── INFORMATION PROVIDED

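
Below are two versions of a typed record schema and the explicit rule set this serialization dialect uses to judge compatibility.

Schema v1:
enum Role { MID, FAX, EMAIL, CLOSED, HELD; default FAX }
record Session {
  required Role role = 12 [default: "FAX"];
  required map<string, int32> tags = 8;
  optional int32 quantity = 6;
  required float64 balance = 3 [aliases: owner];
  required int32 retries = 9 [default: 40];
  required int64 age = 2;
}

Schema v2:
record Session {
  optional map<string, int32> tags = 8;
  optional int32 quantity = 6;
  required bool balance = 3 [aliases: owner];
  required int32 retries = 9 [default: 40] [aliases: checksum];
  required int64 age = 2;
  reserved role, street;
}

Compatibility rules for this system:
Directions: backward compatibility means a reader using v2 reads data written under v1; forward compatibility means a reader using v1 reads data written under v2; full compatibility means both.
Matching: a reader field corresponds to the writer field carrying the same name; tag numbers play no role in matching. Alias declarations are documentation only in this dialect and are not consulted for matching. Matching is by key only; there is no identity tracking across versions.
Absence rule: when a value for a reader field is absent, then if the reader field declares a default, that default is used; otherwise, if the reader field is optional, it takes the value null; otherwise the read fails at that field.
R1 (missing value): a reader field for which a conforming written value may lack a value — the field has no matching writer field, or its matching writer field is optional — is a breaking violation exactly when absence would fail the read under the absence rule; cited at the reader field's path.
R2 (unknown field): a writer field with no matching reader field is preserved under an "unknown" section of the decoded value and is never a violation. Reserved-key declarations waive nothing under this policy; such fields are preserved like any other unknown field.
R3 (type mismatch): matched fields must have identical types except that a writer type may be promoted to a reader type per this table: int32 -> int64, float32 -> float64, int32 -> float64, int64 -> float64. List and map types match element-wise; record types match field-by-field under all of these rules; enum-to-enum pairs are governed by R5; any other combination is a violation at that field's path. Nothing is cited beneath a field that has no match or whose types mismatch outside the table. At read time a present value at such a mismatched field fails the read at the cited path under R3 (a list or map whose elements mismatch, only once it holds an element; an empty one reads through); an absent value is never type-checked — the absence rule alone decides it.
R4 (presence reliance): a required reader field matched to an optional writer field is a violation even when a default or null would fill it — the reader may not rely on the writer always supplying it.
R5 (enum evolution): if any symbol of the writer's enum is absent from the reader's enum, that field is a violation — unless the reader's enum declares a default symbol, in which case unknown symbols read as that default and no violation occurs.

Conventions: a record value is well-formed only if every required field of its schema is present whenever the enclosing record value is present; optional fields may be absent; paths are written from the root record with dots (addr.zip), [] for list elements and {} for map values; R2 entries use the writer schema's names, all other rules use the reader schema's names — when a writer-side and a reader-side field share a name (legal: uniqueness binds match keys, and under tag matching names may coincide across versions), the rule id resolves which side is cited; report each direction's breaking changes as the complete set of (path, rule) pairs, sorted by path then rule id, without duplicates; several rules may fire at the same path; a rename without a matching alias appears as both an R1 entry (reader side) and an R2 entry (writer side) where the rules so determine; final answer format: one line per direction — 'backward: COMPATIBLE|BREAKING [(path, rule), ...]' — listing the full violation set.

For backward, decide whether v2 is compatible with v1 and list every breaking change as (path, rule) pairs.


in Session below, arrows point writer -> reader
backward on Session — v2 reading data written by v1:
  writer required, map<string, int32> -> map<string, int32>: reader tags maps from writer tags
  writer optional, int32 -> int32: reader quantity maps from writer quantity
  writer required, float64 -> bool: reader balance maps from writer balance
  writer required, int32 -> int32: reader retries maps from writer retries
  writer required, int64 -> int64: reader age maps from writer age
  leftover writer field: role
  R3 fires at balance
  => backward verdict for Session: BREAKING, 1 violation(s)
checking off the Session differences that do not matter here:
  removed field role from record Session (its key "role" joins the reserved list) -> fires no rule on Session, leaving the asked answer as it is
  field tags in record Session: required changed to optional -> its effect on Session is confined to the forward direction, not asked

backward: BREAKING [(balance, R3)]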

────

** PROBLEM TO WORK ON **
Set down all of the entries exactly, please.

** EXERCISE OUTPUT **
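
Below are two versions of a typed record schema and the explicit rule set this serialization dialect uses to judge compatibility.

Schema v1:
enum Role { MID, FAX, EMAIL, CLOSED, HELD; default FAX }
record Session {
  required Role role = 12 [default: "FAX"];
  required map<string, int32> tags = 8;
  optional int32 quantity = 6;
  required float64 balance = 3 [aliases: owner];
  required int32 retries = 9 [default: 40];
  required int64 age = 2;
}

Schema v2:
record Session {
  optional map<string, int32> tags = 8;
  optional int32 quantity = 6;
  required bool balance = 3 [aliases: owner];
  required int32 retries = 9 [default: 40] [aliases: checksum];
  required int64 age = 2;
  reserved role, street;
}

Compatibility rules for this system:
Directions: backward compatibility means a reader using v2 reads data written under v1; forward compatibility means a reader using v1 reads data written under v2; full compatibility means both.
Matching: a reader field corresponds to the writer field carrying the same name; tag numbers play no role in matching. Alias declarations are documentation only in this dialect and are not consulted for matching. Matching is by key only; there is no identity tracking across versions.
Absence rule: when a value for a reader field is absent, then if the reader field declares a default, that default is used; otherwise, if the reader field is optional, it takes the value null; otherwise the read fails at that field.
R1 (missing value): a reader field for which a conforming written value may lack a value — the field has no matching writer field, or its matching writer field is optional — is a breaking violation exactly when absence would fail the read under the absence rule; cited at the reader field's path.
R2 (unknown field): a writer field with no matching reader field is preserved under an "unknown" section of the decoded value and is never a violation. Reserved-key declarations waive nothing under this policy; such fields are preserved like any other unknown field.
R3 (type mismatch): matched fields must have identical types except that a writer type may be promoted to a reader type per this table: int32 -> int64, float32 -> float64, int32 -> float64, int64 -> float64. List and map types match element-wise; record types match field-by-field under all of these rules; enum-to-enum pairs are governed by R5; any other combination is a violation at that field's path. Nothing is cited beneath a field that has no match or whose types mismatch outside the table. At read time a present value at such a mismatched field fails the read at the cited path under R3 (a list or map whose elements mismatch, only once it holds an element; an empty one reads through); an absent value is never type-checked — the absence rule alone decides it.
R4 (presence reliance): a required reader field matched to an optional writer field is a violation even when a default or null would fill it — the reader may not rely on the writer always supplying it.
R5 (enum evolution): if any symbol of the writer's enum is absent from the reader's enum, that field is a violation — unless the reader's enum declares a default symbol, in which case unknown symbols read as that default and no violation occurs.

Conventions: a record value is well-formed only if every required field of its schema is present whenever the enclosing record value is present; optional fields may be absent; paths are written from the root record with dots (addr.zip), [] for list elements and {} for map values; R2 entries use the writer schema's names, all other rules use the reader schema's names — when a writer-side and a reader-side field share a name (legal: uniqueness binds match keys, and under tag matching names may coincide across versions), the rule id resolves which side is cited; report each direction's breaking changes as the complete set of (path, rule) pairs, sorted by path then rule id, without duplicates; several rules may fire at the same path; a rename without a matching alias appears as both an R1 entry (reader side) and an R2 entry (writer side) where the rules so determine; final answer format: one line per direction — 'backward: COMPATIBLE|BREAKING [(path, rule), ...]' — listing the full violation set.

For backward, decide whether v2 is compatible with v1 and list every breaking change as (path, rule) pairs.


in Session below, arrows point writer -> reader
backward on Session — v2 reading data written by v1:
  writer required, map<string, int32> -> map<string, int32>: reader tags maps from writer tags
  writer optional, int32 -> int32: reader quantity maps from writer quantity
  writer required, float64 -> bool: reader balance maps from writer balance
  writer required, int32 -> int32: reader retries maps from writer retries
  writer required, int64 -> int64: reader age maps from writer age
  leftover writer field: role
  R3 fires at balance
  => backward verdict for Session: BREAKING, 1 violation(s)
checking off the Session differences that do not matter here:
  removed field role from record Session (its key "role" joins the reserved list) -> fires no rule on Session, leaving the asked answer as it is
  field tags in record Session: required changed to optional -> its effect on Session is confined to the forward direction, not asked

backward: BREAKING [(balance, R3)]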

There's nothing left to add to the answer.